[Extracted data entries]
☆ ☆ ☆ ☆ ☆ ☆ ☆
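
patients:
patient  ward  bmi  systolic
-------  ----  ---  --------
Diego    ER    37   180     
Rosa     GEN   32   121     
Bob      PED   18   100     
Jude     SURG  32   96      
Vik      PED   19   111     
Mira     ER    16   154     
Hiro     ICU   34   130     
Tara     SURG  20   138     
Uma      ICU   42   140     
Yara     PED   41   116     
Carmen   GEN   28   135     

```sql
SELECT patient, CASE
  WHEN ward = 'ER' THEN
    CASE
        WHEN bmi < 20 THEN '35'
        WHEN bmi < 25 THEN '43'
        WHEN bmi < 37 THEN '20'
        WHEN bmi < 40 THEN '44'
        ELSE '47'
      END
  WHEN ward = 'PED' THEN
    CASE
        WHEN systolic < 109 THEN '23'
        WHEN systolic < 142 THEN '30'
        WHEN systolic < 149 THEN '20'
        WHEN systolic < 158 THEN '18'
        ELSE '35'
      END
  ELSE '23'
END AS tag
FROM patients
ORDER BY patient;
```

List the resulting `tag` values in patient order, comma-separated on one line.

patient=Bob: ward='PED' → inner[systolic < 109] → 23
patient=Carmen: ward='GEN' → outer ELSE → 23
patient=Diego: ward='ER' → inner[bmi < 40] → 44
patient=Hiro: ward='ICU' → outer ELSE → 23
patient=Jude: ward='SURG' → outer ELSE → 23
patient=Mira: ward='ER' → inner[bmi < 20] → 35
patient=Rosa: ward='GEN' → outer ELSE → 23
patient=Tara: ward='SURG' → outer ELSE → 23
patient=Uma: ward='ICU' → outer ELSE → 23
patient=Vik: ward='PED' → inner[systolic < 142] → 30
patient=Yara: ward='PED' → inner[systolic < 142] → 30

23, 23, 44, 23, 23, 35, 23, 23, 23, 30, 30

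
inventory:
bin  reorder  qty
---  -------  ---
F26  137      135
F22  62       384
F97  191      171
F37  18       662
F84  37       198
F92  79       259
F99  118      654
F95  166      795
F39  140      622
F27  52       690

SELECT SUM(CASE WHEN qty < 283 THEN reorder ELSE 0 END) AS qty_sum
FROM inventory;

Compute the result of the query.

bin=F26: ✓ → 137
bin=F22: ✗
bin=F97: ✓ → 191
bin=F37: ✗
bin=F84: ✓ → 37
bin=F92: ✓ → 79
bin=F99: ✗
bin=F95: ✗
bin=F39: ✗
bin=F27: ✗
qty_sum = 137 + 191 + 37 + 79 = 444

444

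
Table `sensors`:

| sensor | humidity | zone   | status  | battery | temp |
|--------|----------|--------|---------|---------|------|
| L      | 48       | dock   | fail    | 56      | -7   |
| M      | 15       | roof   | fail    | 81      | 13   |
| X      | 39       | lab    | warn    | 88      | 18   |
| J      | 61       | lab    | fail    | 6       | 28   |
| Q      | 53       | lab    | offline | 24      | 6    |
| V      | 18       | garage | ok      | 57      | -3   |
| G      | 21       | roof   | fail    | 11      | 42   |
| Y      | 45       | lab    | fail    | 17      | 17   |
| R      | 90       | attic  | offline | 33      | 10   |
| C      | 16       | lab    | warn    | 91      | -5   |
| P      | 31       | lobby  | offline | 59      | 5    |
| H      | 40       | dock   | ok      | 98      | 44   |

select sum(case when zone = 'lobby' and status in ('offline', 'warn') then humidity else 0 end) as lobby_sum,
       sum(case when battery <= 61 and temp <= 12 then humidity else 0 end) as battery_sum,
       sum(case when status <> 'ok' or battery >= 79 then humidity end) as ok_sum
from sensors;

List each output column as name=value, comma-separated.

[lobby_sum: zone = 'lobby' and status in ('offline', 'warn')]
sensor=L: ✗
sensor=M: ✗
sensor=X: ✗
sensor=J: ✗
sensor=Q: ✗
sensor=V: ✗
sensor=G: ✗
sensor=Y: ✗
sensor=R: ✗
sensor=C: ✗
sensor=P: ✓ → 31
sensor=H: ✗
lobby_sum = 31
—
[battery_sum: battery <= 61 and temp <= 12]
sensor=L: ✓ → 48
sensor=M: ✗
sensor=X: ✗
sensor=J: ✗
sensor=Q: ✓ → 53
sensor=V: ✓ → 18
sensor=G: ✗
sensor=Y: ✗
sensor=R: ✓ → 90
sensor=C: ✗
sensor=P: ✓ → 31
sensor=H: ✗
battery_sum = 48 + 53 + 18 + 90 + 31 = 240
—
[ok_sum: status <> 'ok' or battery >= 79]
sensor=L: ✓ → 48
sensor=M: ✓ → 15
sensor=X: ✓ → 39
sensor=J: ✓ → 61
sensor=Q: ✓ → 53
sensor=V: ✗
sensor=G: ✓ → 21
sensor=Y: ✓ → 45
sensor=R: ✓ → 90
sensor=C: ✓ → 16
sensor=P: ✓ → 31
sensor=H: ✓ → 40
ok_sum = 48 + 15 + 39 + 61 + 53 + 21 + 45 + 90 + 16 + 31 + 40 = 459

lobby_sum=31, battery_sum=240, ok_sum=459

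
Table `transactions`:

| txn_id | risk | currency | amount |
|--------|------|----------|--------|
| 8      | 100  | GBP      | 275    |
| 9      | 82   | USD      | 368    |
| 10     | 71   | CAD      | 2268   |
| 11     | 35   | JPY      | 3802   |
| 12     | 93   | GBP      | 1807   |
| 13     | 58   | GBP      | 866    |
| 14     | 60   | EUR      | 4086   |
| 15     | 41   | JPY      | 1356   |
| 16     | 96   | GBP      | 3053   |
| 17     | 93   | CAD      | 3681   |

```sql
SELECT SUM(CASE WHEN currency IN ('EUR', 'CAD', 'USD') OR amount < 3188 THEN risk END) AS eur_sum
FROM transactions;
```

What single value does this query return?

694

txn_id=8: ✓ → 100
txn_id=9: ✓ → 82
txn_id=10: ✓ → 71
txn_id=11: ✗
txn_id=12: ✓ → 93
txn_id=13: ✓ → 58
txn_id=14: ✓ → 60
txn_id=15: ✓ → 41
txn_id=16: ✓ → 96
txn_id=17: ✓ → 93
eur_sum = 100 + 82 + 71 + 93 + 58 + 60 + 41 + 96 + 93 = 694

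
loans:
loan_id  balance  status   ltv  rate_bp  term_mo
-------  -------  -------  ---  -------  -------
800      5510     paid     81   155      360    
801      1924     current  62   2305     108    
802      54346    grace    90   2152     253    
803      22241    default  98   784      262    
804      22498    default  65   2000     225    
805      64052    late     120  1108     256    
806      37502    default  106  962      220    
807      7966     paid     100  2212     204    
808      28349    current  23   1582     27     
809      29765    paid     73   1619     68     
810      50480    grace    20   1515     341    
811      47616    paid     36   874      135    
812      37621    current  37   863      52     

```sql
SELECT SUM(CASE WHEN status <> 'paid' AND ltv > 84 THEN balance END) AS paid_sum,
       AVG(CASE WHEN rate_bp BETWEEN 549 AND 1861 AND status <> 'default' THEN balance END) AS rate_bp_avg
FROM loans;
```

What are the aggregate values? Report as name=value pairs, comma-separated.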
☆ ☆ ☆ ☆ ☆ ☆ ☆
Every line of the entries above that holds "paid" should be copied out.

_TASK SOLUTION_
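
800      5510     paid     81   155      360    
807      7966     paid     100  2212     204    
809      29765    paid     73   1619     68     
811      47616    paid     36   874      135    
SELECT SUM(CASE WHEN status <> 'paid' AND ltv > 84 THEN balance END) AS paid_sum,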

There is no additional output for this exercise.